→ **Action item**: Copy every line of the data exactly, leaving nothing out.

→ **Input data**:

Segment Open

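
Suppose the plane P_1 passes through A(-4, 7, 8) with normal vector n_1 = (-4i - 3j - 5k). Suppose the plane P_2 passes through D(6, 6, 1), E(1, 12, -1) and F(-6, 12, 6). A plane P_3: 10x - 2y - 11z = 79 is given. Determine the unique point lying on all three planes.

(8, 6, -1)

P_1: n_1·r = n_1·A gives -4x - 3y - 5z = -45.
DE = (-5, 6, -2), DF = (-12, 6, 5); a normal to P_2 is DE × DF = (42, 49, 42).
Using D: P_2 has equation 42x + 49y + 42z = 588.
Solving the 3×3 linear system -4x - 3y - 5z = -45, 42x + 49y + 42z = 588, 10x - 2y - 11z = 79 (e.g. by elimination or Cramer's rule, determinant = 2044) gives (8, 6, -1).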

Segment Closed

→ **Solution below**:
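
Suppose the plane P_1 passes through A(-4, 7, 8) with normal vector n_1 = (-4i - 3j - 5k). Suppose the plane P_2 passes through D(6, 6, 1), E(1, 12, -1) and F(-6, 12, 6). A plane P_3: 10x - 2y - 11z = 79 is given. Determine the unique point lying on all three planes.

(8, 6, -1)

P_1: n_1·r = n_1·A gives -4x - 3y - 5z = -45.
DE = (-5, 6, -2), DF = (-12, 6, 5); a normal to P_2 is DE × DF = (42, 49, 42).
Using D: P_2 has equation 42x + 49y + 42z = 588.
Solving the 3×3 linear system -4x - 3y - 5z = -45, 42x + 49y + 42z = 588, 10x - 2y - 11z = 79 (e.g. by elimination or Cramer's rule, determinant = 2044) gives (8, 6, -1).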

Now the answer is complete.